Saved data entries
• • • • •

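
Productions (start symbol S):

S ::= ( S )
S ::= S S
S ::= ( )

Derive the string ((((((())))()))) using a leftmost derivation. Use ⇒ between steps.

S ⇒ (S)   [S ::= ( S )]
(S) ⇒ ((S))   [S ::= ( S )]
((S)) ⇒ (((S)))   [S ::= ( S )]
(((S))) ⇒ (((SS)))   [S ::= S S]
(((SS))) ⇒ ((((S)S)))   [S ::= ( S )]
((((S)S))) ⇒ (((((S))S)))   [S ::= ( S )]
(((((S))S))) ⇒ ((((((S)))S)))   [S ::= ( S )]
((((((S)))S))) ⇒ ((((((())))S)))   [S ::= ( )]
((((((())))S))) ⇒ ((((((())))())))   [S ::= ( )]

S ⇒ (S) ⇒ ((S)) ⇒ (((S))) ⇒ (((SS))) ⇒ ((((S)S))) ⇒ (((((S))S))) ⇒ ((((((S)))S))) ⇒ ((((((())))S))) ⇒ ((((((())))())))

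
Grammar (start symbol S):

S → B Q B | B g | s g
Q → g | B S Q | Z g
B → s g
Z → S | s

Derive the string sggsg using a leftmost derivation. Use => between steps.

S => BQB   [S → B Q B]
BQB => sgQB   [B → s g]
sgQB => sggB   [Q → g]
sggB => sggsg   [B → s g]

S => BQB => sgQB => sggB => sggsg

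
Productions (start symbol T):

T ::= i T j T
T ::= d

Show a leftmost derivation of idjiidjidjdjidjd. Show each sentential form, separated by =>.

T => iTjT => idjT => idjiTjT => idjiiTjTjT => idjiidjTjT => idjiidjiTjTjT => idjiidjidjTjT => idjiidjidjdjT => idjiidjidjdjiTjT => idjiidjidjdjidjT => idjiidjidjdjidjd

T => iTjT   [T ::= i T j T]
iTjT => idjT   [T ::= d]
idjT => idjiTjT   [T ::= i T j T]
idjiTjT => idjiiTjTjT   [T ::= i T j T]
idjiiTjTjT => idjiidjTjT   [T ::= d]
idjiidjTjT => idjiidjiTjTjT   [T ::= i T j T]
idjiidjiTjTjT => idjiidjidjTjT   [T ::= d]
idjiidjidjTjT => idjiidjidjdjT   [T ::= d]
idjiidjidjdjT => idjiidjidjdjiTjT   [T ::= i T j T]
idjiidjidjdjiTjT => idjiidjidjdjidjT   [T ::= d]
idjiidjidjdjidjT => idjiidjidjdjidjd   [T ::= d]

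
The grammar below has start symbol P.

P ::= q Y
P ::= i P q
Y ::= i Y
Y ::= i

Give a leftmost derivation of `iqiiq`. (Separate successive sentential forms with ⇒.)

P⇒iPq⇒iqYq⇒iqiYq⇒iqiiq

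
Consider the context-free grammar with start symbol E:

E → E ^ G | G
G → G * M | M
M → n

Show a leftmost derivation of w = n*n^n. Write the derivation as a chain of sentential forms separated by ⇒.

E⇒E^G⇒G^G⇒G*M^G⇒M*M^G⇒n*M^G⇒n*n^G⇒n*n^M⇒n*n^n

E ⇒ E^G   [E → E ^ G]
E^G ⇒ G^G   [E → G]
G^G ⇒ G*M^G   [G → G * M]
G*M^G ⇒ M*M^G   [G → M]
M*M^G ⇒ n*M^G   [M → n]
n*M^G ⇒ n*n^G   [M → n]
n*n^G ⇒ n*n^M   [G → M]
n*n^M ⇒ n*n^n   [M → n]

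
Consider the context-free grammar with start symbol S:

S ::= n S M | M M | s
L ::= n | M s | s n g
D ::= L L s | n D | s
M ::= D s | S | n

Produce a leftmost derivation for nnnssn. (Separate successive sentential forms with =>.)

S => MM => nM => nS => nnSM => nnMMM => nnnMM => nnnDsM => nnnssM => nnnssn

S => MM   [S ::= M M]
MM => nM   [M ::= n]
nM => nS   [M ::= S]
nS => nnSM   [S ::= n S M]
nnSM => nnMMM   [S ::= M M]
nnMMM => nnnMM   [M ::= n]
nnnMM => nnnDsM   [M ::= D s]
nnnDsM => nnnssM   [D ::= s]
nnnssM => nnnssn   [M ::= n]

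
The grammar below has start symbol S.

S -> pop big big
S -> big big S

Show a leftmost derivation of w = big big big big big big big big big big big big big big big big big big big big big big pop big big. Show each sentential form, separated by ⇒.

S ⇒ big big S ⇒ big big big big S ⇒ big big big big big big S ⇒ big big big big big big big big S ⇒ big big big big big big big big big big S ⇒ big big big big big big big big big big big big S ⇒ big big big big big big big big big big big big big big S ⇒ big big big big big big big big big big big big big big big big S ⇒ big big big big big big big big big big big big big big big big big big S ⇒ big big big big big big big big big big big big big big big big big big big big S ⇒ big big big big big big big big big big big big big big big big big big big big big big S ⇒ big big big big big big big big big big big big big big big big big big big big big big pop big big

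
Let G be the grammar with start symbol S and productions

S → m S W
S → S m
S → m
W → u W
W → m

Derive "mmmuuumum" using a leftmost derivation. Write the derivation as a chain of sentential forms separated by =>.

S => mSW => mmSWW => mmmWW => mmmuWW => mmmuuWW => mmmuuuWW => mmmuuumW => mmmuuumuW => mmmuuumum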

• • • • •

# WHAT TO DO:
Look through the entries above; copy each line where the string "start" appears.

# EXPECTED ANSWER:
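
Productions (start symbol S):
Grammar (start symbol S):
Productions (start symbol T):
The grammar below has start symbol P.
Consider the context-free grammar with start symbol E:
Consider the context-free grammar with start symbol S:
The grammar below has start symbol S.
Let G be the grammar with start symbol S and productions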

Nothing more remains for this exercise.